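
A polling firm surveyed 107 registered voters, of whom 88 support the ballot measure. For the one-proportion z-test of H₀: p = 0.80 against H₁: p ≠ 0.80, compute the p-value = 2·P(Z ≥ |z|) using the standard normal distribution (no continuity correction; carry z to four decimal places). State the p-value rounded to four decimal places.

p̂ = 88/107 = 0.82243.
SE₀ = √(0.80·0.20/107) = 0.038669.
Test statistic (full precision, shown to 4 dp): z = (88/107 − 0.80)/SE₀ ≈ 0.5800.
From the standard normal, 2·P(Z ≥ |z|) = 0.5619.

p-value = 0.5619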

--- WHAT TO DO ---
Return every record, word for word.

--- FINISHED TASK ---
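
A polling firm surveyed 107 registered voters, of whom 88 support the ballot measure. For the one-proportion z-test of H₀: p = 0.80 against H₁: p ≠ 0.80, compute the p-value = 2·P(Z ≥ |z|) using the standard normal distribution (no continuity correction; carry z to four decimal places). State the p-value rounded to four decimal places.

p̂ = 88/107 = 0.82243.
SE₀ = √(0.80·0.20/107) = 0.038669.
Test statistic (full precision, shown to 4 dp): z = (88/107 − 0.80)/SE₀ ≈ 0.5800.
From the standard normal, 2·P(Z ≥ |z|) = 0.5619.

p-value = 0.5619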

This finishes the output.